* **Task objective**: The first line of the entries through the line bearing "After all operations, what": copy these lines exactly and return nothing else.

Source records
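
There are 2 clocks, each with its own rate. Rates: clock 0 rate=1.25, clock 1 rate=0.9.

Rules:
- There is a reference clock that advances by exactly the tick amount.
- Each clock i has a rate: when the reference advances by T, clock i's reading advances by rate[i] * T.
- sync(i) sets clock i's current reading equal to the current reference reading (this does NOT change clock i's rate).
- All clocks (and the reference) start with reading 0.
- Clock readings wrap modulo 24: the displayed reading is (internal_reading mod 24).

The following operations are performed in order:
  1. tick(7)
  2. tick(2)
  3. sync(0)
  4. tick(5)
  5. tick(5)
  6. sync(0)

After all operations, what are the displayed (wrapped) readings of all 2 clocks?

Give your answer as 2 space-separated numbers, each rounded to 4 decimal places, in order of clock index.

After op 1 tick(7): ref=7.0000 raw=[8.7500 6.3000]
After op 2 tick(2): ref=9.0000 raw=[11.2500 8.1000]
After op 3 sync(0): ref=9.0000 raw=[9.0000 8.1000]
After op 4 tick(5): ref=14.0000 raw=[15.2500 12.6000]
After op 5 tick(5): ref=19.0000 raw=[21.5000 17.1000]
After op 6 sync(0): ref=19.0000 raw=[19.0000 17.1000]
Wrap final raw readings (mod 24): 19.0000 mod 24 = 19.0000; 17.1000 mod 24 = 17.1000

Answer: 19.0000 17.1000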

* **Task solution**:
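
There are 2 clocks, each with its own rate. Rates: clock 0 rate=1.25, clock 1 rate=0.9.

Rules:
- There is a reference clock that advances by exactly the tick amount.
- Each clock i has a rate: when the reference advances by T, clock i's reading advances by rate[i] * T.
- sync(i) sets clock i's current reading equal to the current reference reading (this does NOT change clock i's rate).
- All clocks (and the reference) start with reading 0.
- Clock readings wrap modulo 24: the displayed reading is (internal_reading mod 24).

The following operations are performed in order:
  1. tick(7)
  2. tick(2)
  3. sync(0)
  4. tick(5)
  5. tick(5)
  6. sync(0)

After all operations, what are the displayed (wrapped) readings of all 2 clocks?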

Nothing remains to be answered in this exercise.